--- Task requirements ---
Copy out all the records exactly.

--- Material for this task ---
━━━━━━

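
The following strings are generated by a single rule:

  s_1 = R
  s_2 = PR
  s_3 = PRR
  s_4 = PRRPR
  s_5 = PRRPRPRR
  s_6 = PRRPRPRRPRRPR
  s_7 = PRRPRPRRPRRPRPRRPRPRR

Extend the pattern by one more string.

PRRPRPRRPRRPRPRRPRPRRPRRPRPRRPRRPR

This is a Fibonacci-style word recurrence s(k) = s(k−1)·s(k−2): e.g. PR·R = PRR.
The next term joins PRRPRPRRPRRPRPRRPRPRR and PRRPRPRRPRRPR.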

━━━━━━

--- Your solution ---
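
The following strings are generated by a single rule:

  s_1 = R
  s_2 = PR
  s_3 = PRR
  s_4 = PRRPR
  s_5 = PRRPRPRR
  s_6 = PRRPRPRRPRRPR
  s_7 = PRRPRPRRPRRPRPRRPRPRR

Extend the pattern by one more string.

PRRPRPRRPRRPRPRRPRPRRPRRPRPRRPRRPR

This is a Fibonacci-style word recurrence s(k) = s(k−1)·s(k−2): e.g. PR·R = PRR.
The next term joins PRRPRPRRPRRPRPRRPRPRR and PRRPRPRRPRRPR.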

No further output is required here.